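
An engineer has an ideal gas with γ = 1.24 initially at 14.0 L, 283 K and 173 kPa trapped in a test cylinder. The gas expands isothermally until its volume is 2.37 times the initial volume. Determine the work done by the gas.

n = P₁V₁/(RT₁) = 173×14.0/(8.314×283) = 1.03 mol.
Isothermal: T stays 283 K; PV = const ⇒ V₂ = 33.2 L, P₂ = 73.0 kPa.
W = nRT ln(V₂/V₁) = 1.03×8.314×283×ln(2.37) = 2090 J.

2090 J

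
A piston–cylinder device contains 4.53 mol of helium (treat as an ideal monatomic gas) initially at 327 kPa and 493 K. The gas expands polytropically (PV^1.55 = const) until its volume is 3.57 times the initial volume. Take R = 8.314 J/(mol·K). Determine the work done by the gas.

17000 J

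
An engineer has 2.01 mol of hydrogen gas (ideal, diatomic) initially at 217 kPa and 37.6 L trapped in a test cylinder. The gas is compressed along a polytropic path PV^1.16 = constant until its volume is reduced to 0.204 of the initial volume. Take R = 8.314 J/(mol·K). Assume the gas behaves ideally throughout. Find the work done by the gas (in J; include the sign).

-14800 J

T₁ = P₁V₁/(nR) = 217×37.6/(2.01×8.314) = 488 K.
Polytropic n=1.16: T₂ = T₁(V₁/V₂)^(n−1) = 488×(4.90)^0.16 = 630 K; P₂ = P₁(V₁/V₂)^n = 1370 kPa.
W = (P₁V₁−P₂V₂)/(n−1) = (217×37.6−1370×7.67)/0.16 = -14800 J.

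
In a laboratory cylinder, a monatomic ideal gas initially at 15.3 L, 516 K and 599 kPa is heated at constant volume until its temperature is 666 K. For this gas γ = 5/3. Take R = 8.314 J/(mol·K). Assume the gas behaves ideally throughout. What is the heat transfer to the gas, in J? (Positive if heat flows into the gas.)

4000 J

n = P₁V₁/(RT₁) = 599×15.3/(8.314×516) = 2.14 mol.
Isochoric: V stays 15.3 L; P/T = const ⇒ T₂ = 666 K, P₂ = 773 kPa.
W = 0 (no volume change).
ΔU = nCvΔT = 2.14×12.5×(666−516) = 4000 J.
Q = ΔU = 4000 J.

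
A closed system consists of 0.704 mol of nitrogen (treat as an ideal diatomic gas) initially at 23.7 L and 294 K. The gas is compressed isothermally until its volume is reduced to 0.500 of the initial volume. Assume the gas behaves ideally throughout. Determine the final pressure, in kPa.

P₁ = nRT₁/V₁ = 0.704×8.314×294/23.7 = 72.6 kPa.
Isothermal: T stays 294 K; PV = const ⇒ V₂ = 11.8 L, P₂ = 145 kPa.

145 kPa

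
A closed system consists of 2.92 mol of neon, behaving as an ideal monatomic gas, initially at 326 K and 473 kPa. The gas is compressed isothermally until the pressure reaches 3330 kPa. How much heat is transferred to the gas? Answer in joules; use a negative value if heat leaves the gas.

-15400 J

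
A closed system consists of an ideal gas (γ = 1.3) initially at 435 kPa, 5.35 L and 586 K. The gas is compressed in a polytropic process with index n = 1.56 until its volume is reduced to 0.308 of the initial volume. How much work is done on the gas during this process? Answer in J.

3880 J

n = P₁V₁/(RT₁) = 435×5.35/(8.314×586) = 0.478 mol.
Polytropic n=1.56: T₂ = T₁(V₁/V₂)^(n−1) = 586×(3.25)^0.56 = 1130 K; P₂ = P₁(V₁/V₂)^n = 2730 kPa.
W = (P₁V₁−P₂V₂)/(n−1) = (435×5.35−2730×1.65)/0.56 = -3880 J.
Work done on the gas = −W_by = 3880 J.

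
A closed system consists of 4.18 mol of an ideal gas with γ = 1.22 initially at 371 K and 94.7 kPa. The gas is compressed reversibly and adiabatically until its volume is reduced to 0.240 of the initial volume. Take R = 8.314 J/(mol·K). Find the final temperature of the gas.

508 K

V₁ = nRT₁/P₁ = 4.18×8.314×371/94.7 = 136 L.
Adiabatic: TV^(γ−1) = const ⇒ T₂ = 371×(4.17)^0.220 = 508 K; PV^γ = const ⇒ P₂ = 540 kPa.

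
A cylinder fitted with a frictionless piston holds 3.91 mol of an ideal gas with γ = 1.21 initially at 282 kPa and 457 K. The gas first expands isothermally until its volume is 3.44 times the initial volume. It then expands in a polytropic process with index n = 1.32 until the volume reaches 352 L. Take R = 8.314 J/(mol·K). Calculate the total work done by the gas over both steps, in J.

27200 J

V₁ = nRT₁/P₁ = 3.91×8.314×457/282 = 52.7 L.
Step 1 — Isothermal: T stays 457 K; PV = const ⇒ V₂ = 181 L, P₂ = 82.0 kPa.
ΔU = 0 (ideal gas, T constant).
W = nRT ln(V₂/V₁) = 3.91×8.314×457×ln(3.44) = 18400 J.
Q = ΔU + W = 18400 J.
State after step 1: P = 82.0 kPa, V = 181 L, T = 457 K.
Step 2 — Polytropic n=1.32: T₂ = T₁(V₁/V₂)^(n−1) = 457×(0.515)^0.32 = 370 K; P₂ = P₁(V₁/V₂)^n = 34.1 kPa.
W = (P₁V₁−P₂V₂)/(n−1) = (82.0×181−34.1×352)/0.32 = 8890 J.
ΔU = nCvΔT = 3.91×39.6×(370−457) = -13500 J.
Q = ΔU + W = -4650 J.
Net over both steps: W = 27200 J, Q = 13700 J, ΔU = -13500 J.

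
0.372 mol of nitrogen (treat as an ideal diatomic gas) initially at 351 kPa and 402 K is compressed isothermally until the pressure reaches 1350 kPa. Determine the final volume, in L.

0.921 L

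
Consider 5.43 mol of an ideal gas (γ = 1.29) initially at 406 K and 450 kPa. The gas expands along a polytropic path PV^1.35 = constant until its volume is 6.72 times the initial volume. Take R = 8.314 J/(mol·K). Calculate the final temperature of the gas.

V₁ = nRT₁/P₁ = 5.43×8.314×406/450 = 40.7 L.
Polytropic n=1.35: T₂ = T₁(V₁/V₂)^(n−1) = 406×(0.149)^0.35 = 208 K; P₂ = P₁(V₁/V₂)^n = 34.4 kPa.

208 K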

-- Exercise details --
Every entry must be retyped in full, exactly as given.

-- Result for this task --
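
An engineer has an ideal gas with γ = 1.24 initially at 14.0 L, 283 K and 173 kPa trapped in a test cylinder. The gas expands isothermally until its volume is 2.37 times the initial volume. Determine the work done by the gas.

n = P₁V₁/(RT₁) = 173×14.0/(8.314×283) = 1.03 mol.
Isothermal: T stays 283 K; PV = const ⇒ V₂ = 33.2 L, P₂ = 73.0 kPa.
W = nRT ln(V₂/V₁) = 1.03×8.314×283×ln(2.37) = 2090 J.

2090 J

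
A piston–cylinder device contains 4.53 mol of helium (treat as an ideal monatomic gas) initially at 327 kPa and 493 K. The gas expands polytropically (PV^1.55 = const) until its volume is 3.57 times the initial volume. Take R = 8.314 J/(mol·K). Determine the work done by the gas.

17000 J

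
An engineer has 2.01 mol of hydrogen gas (ideal, diatomic) initially at 217 kPa and 37.6 L trapped in a test cylinder. The gas is compressed along a polytropic path PV^1.16 = constant until its volume is reduced to 0.204 of the initial volume. Take R = 8.314 J/(mol·K). Assume the gas behaves ideally throughout. Find the work done by the gas (in J; include the sign).

-14800 J

T₁ = P₁V₁/(nR) = 217×37.6/(2.01×8.314) = 488 K.
Polytropic n=1.16: T₂ = T₁(V₁/V₂)^(n−1) = 488×(4.90)^0.16 = 630 K; P₂ = P₁(V₁/V₂)^n = 1370 kPa.
W = (P₁V₁−P₂V₂)/(n−1) = (217×37.6−1370×7.67)/0.16 = -14800 J.

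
In a laboratory cylinder, a monatomic ideal gas initially at 15.3 L, 516 K and 599 kPa is heated at constant volume until its temperature is 666 K. For this gas γ = 5/3. Take R = 8.314 J/(mol·K). Assume the gas behaves ideally throughout. What is the heat transfer to the gas, in J? (Positive if heat flows into the gas.)

4000 J

n = P₁V₁/(RT₁) = 599×15.3/(8.314×516) = 2.14 mol.
Isochoric: V stays 15.3 L; P/T = const ⇒ T₂ = 666 K, P₂ = 773 kPa.
W = 0 (no volume change).
ΔU = nCvΔT = 2.14×12.5×(666−516) = 4000 J.
Q = ΔU = 4000 J.

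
A closed system consists of 0.704 mol of nitrogen (treat as an ideal diatomic gas) initially at 23.7 L and 294 K. The gas is compressed isothermally until its volume is reduced to 0.500 of the initial volume. Assume the gas behaves ideally throughout. Determine the final pressure, in kPa.

P₁ = nRT₁/V₁ = 0.704×8.314×294/23.7 = 72.6 kPa.
Isothermal: T stays 294 K; PV = const ⇒ V₂ = 11.8 L, P₂ = 145 kPa.

145 kPa

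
A closed system consists of 2.92 mol of neon, behaving as an ideal monatomic gas, initially at 326 K and 473 kPa. The gas is compressed isothermally until the pressure reaches 3330 kPa. How much heat is transferred to the gas? Answer in joules; use a negative value if heat leaves the gas.

-15400 J

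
A closed system consists of an ideal gas (γ = 1.3) initially at 435 kPa, 5.35 L and 586 K. The gas is compressed in a polytropic process with index n = 1.56 until its volume is reduced to 0.308 of the initial volume. How much work is done on the gas during this process? Answer in J.

3880 J

n = P₁V₁/(RT₁) = 435×5.35/(8.314×586) = 0.478 mol.
Polytropic n=1.56: T₂ = T₁(V₁/V₂)^(n−1) = 586×(3.25)^0.56 = 1130 K; P₂ = P₁(V₁/V₂)^n = 2730 kPa.
W = (P₁V₁−P₂V₂)/(n−1) = (435×5.35−2730×1.65)/0.56 = -3880 J.
Work done on the gas = −W_by = 3880 J.

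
A closed system consists of 4.18 mol of an ideal gas with γ = 1.22 initially at 371 K and 94.7 kPa. The gas is compressed reversibly and adiabatically until its volume is reduced to 0.240 of the initial volume. Take R = 8.314 J/(mol·K). Find the final temperature of the gas.

508 K

V₁ = nRT₁/P₁ = 4.18×8.314×371/94.7 = 136 L.
Adiabatic: TV^(γ−1) = const ⇒ T₂ = 371×(4.17)^0.220 = 508 K; PV^γ = const ⇒ P₂ = 540 kPa.

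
A cylinder fitted with a frictionless piston holds 3.91 mol of an ideal gas with γ = 1.21 initially at 282 kPa and 457 K. The gas first expands isothermally until its volume is 3.44 times the initial volume. It then expands in a polytropic process with index n = 1.32 until the volume reaches 352 L. Take R = 8.314 J/(mol·K). Calculate the total work done by the gas over both steps, in J.

27200 J

V₁ = nRT₁/P₁ = 3.91×8.314×457/282 = 52.7 L.
Step 1 — Isothermal: T stays 457 K; PV = const ⇒ V₂ = 181 L, P₂ = 82.0 kPa.
ΔU = 0 (ideal gas, T constant).
W = nRT ln(V₂/V₁) = 3.91×8.314×457×ln(3.44) = 18400 J.
Q = ΔU + W = 18400 J.
State after step 1: P = 82.0 kPa, V = 181 L, T = 457 K.
Step 2 — Polytropic n=1.32: T₂ = T₁(V₁/V₂)^(n−1) = 457×(0.515)^0.32 = 370 K; P₂ = P₁(V₁/V₂)^n = 34.1 kPa.
W = (P₁V₁−P₂V₂)/(n−1) = (82.0×181−34.1×352)/0.32 = 8890 J.
ΔU = nCvΔT = 3.91×39.6×(370−457) = -13500 J.
Q = ΔU + W = -4650 J.
Net over both steps: W = 27200 J, Q = 13700 J, ΔU = -13500 J.

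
0.372 mol of nitrogen (treat as an ideal diatomic gas) initially at 351 kPa and 402 K is compressed isothermally until the pressure reaches 1350 kPa. Determine the final volume, in L.

0.921 L

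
Consider 5.43 mol of an ideal gas (γ = 1.29) initially at 406 K and 450 kPa. The gas expands along a polytropic path PV^1.35 = constant until its volume is 6.72 times the initial volume. Take R = 8.314 J/(mol·K). Calculate the final temperature of the gas.

V₁ = nRT₁/P₁ = 5.43×8.314×406/450 = 40.7 L.
Polytropic n=1.35: T₂ = T₁(V₁/V₂)^(n−1) = 406×(0.149)^0.35 = 208 K; P₂ = P₁(V₁/V₂)^n = 34.4 kPa.

208 K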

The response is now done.